Items from a dataset
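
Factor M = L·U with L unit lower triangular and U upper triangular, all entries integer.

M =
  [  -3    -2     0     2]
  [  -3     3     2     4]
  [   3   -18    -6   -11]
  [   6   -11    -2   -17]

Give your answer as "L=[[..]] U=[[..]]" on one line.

L=[[1,0,0,0],[1,1,0,0],[-1,-4,1,0],[-2,-3,2,1]] U=[[-3,-2,0,2],[0,5,2,2],[0,0,2,-1],[0,0,0,-5]]

  row1 -= 1·row0 → [0,5,2,2]
  row2 -= -1·row0 → [0,-20,-6,-9]
  row3 -= -2·row0 → [0,-15,-2,-13]
  row2 -= -4·row1 → [0,0,2,-1]
  row3 -= -3·row1 → [0,0,4,-7]
  row3 -= 2·row2 → [0,0,0,-5]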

● EXERCISE
Every record must be repeated precisely and in full.

● EXPECTED OUTPUT
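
Factor M = L·U with L unit lower triangular and U upper triangular, all entries integer.

M =
  [  -3    -2     0     2]
  [  -3     3     2     4]
  [   3   -18    -6   -11]
  [   6   -11    -2   -17]

Give your answer as "L=[[..]] U=[[..]]" on one line.

L=[[1,0,0,0],[1,1,0,0],[-1,-4,1,0],[-2,-3,2,1]] U=[[-3,-2,0,2],[0,5,2,2],[0,0,2,-1],[0,0,0,-5]]

  row1 -= 1·row0 → [0,5,2,2]
  row2 -= -1·row0 → [0,-20,-6,-9]
  row3 -= -2·row0 → [0,-15,-2,-13]
  row2 -= -4·row1 → [0,0,2,-1]
  row3 -= -3·row1 → [0,0,4,-7]
  row3 -= 2·row2 → [0,0,0,-5]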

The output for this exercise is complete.